*PROBLEM DESCRIPTION*
Repeat the entire listing exactly as written.
- - - - -
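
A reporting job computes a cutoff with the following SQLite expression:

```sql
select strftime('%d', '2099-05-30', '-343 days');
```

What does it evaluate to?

First apply '-343 days': 2099-05-30 → 2098-06-21.
`%d` extracts the 2-digit day of month: 21.

21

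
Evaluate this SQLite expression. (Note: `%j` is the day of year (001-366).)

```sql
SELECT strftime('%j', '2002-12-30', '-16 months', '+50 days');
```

First apply '-16 months', '+50 days': 2002-12-30 → 2001-10-19.
Day-of-year for 2001-10-19: days since 2001-01-01 inclusive = 292, zero-padded to 292.

292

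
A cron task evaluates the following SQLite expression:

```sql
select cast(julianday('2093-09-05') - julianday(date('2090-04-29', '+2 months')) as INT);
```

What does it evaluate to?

Adding +2 months to 2090-04-29 gives 2090-06-29.
1 day remains in June 2090 after the 29th (30 − 29).
Full months from July 2090 through August 2093 contribute their day counts.
Then 5 days into September 2093.
Total: 1 + 31 + 31 + 30 + 31 + 30 + 31 + 31 + 28 + 31 + 30 + 31 + 30 + 31 + 31 + 30 + 31 + 30 + 31 + 31 + 29 + 31 + 30 + 31 + 30 + 31 + 31 + 30 + 31 + 30 + 31 + 31 + 28 + 31 + 30 + 31 + 30 + 31 + 31 + 5 = 1164.

1164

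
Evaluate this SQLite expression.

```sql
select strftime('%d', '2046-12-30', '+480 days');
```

First apply '+480 days': 2046-12-30 → 2048-04-23.
`%d` extracts the 2-digit day of month: 23.

23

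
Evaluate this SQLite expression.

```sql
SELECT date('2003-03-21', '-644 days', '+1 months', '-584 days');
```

1999-12-09

Applying '-644 days' to 2003-03-21: counting 644 days back gives 2001-06-15.
Adding +1 month to 2001-06-15 gives 2001-07-15.
Applying '-584 days' to 2001-07-15: counting 584 days back gives 1999-12-09.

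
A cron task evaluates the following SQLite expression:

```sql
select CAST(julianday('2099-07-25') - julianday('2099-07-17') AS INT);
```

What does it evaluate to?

8

Both dates are in July 2099: 25 − 17 = 8.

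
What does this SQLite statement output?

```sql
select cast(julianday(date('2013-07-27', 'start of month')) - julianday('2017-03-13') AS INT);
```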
- - - - -
*ANSWER*
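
A reporting job computes a cutoff with the following SQLite expression:

```sql
select strftime('%d', '2099-05-30', '-343 days');
```

What does it evaluate to?

First apply '-343 days': 2099-05-30 → 2098-06-21.
`%d` extracts the 2-digit day of month: 21.

21

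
Evaluate this SQLite expression. (Note: `%j` is the day of year (001-366).)

```sql
SELECT strftime('%j', '2002-12-30', '-16 months', '+50 days');
```

First apply '-16 months', '+50 days': 2002-12-30 → 2001-10-19.
Day-of-year for 2001-10-19: days since 2001-01-01 inclusive = 292, zero-padded to 292.

292

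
A cron task evaluates the following SQLite expression:

```sql
select cast(julianday('2093-09-05') - julianday(date('2090-04-29', '+2 months')) as INT);
```

What does it evaluate to?

Adding +2 months to 2090-04-29 gives 2090-06-29.
1 day remains in June 2090 after the 29th (30 − 29).
Full months from July 2090 through August 2093 contribute their day counts.
Then 5 days into September 2093.
Total: 1 + 31 + 31 + 30 + 31 + 30 + 31 + 31 + 28 + 31 + 30 + 31 + 30 + 31 + 31 + 30 + 31 + 30 + 31 + 31 + 29 + 31 + 30 + 31 + 30 + 31 + 31 + 30 + 31 + 30 + 31 + 31 + 28 + 31 + 30 + 31 + 30 + 31 + 31 + 5 = 1164.

1164

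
Evaluate this SQLite expression.

```sql
select strftime('%d', '2046-12-30', '+480 days');
```

First apply '+480 days': 2046-12-30 → 2048-04-23.
`%d` extracts the 2-digit day of month: 23.

23

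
Evaluate this SQLite expression.

```sql
SELECT date('2003-03-21', '-644 days', '+1 months', '-584 days');
```

1999-12-09

Applying '-644 days' to 2003-03-21: counting 644 days back gives 2001-06-15.
Adding +1 month to 2001-06-15 gives 2001-07-15.
Applying '-584 days' to 2001-07-15: counting 584 days back gives 1999-12-09.

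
A cron task evaluates the following SQLite expression:

```sql
select CAST(julianday('2099-07-25') - julianday('2099-07-17') AS INT);
```

What does it evaluate to?

8

Both dates are in July 2099: 25 − 17 = 8.

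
What does this SQLite statement output?

```sql
select cast(julianday(date('2013-07-27', 'start of month')) - julianday('2017-03-13') AS INT);
```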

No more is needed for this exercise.